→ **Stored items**
§

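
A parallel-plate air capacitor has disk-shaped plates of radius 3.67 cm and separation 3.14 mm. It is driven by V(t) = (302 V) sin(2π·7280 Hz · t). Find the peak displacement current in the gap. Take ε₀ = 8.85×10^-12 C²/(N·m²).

(dE/dt)_max = V₀ω/d = 4.399×10^9 V/(m·s); ω = 2πf = 4.574×10^4 rad/s.
I_d,max = ε₀ A (dE/dt)_max = (8.85×10^-12)(4.231×10^-3)(4.399×10^9) = 1.65×10^-4 A.

1.65×10^-4 A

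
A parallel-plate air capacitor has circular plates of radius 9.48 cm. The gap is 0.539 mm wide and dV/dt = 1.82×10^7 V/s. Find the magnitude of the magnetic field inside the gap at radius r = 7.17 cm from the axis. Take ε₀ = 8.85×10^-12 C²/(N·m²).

I_d = C dV/dt with C = ε₀πR²/d = 4.635×10^-10 F, so I_d = (4.635×10^-10)(1.82×10^7) = 8.436×10^-3 A.
For r < R the Ampère–Maxwell law gives B(2πr) = μ₀ I_d (r²/R²), so B = μ₀ I_d r/(2πR²) = (4π×10^-7)(8.436×10^-3)(0.0717)/(2π·0.0948²) = 1.35×10^-8 T.

1.35×10^-8 T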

§

→ **Problem description**
Each line of the data must be written out exactly as it appears.

→ **Output for this exercise**
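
A parallel-plate air capacitor has disk-shaped plates of radius 3.67 cm and separation 3.14 mm. It is driven by V(t) = (302 V) sin(2π·7280 Hz · t). Find the peak displacement current in the gap. Take ε₀ = 8.85×10^-12 C²/(N·m²).

(dE/dt)_max = V₀ω/d = 4.399×10^9 V/(m·s); ω = 2πf = 4.574×10^4 rad/s.
I_d,max = ε₀ A (dE/dt)_max = (8.85×10^-12)(4.231×10^-3)(4.399×10^9) = 1.65×10^-4 A.

1.65×10^-4 A

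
A parallel-plate air capacitor has circular plates of radius 9.48 cm. The gap is 0.539 mm wide and dV/dt = 1.82×10^7 V/s. Find the magnitude of the magnetic field inside the gap at radius r = 7.17 cm from the axis. Take ε₀ = 8.85×10^-12 C²/(N·m²).

I_d = C dV/dt with C = ε₀πR²/d = 4.635×10^-10 F, so I_d = (4.635×10^-10)(1.82×10^7) = 8.436×10^-3 A.
For r < R the Ampère–Maxwell law gives B(2πr) = μ₀ I_d (r²/R²), so B = μ₀ I_d r/(2πR²) = (4π×10^-7)(8.436×10^-3)(0.0717)/(2π·0.0948²) = 1.35×10^-8 T.

1.35×10^-8 T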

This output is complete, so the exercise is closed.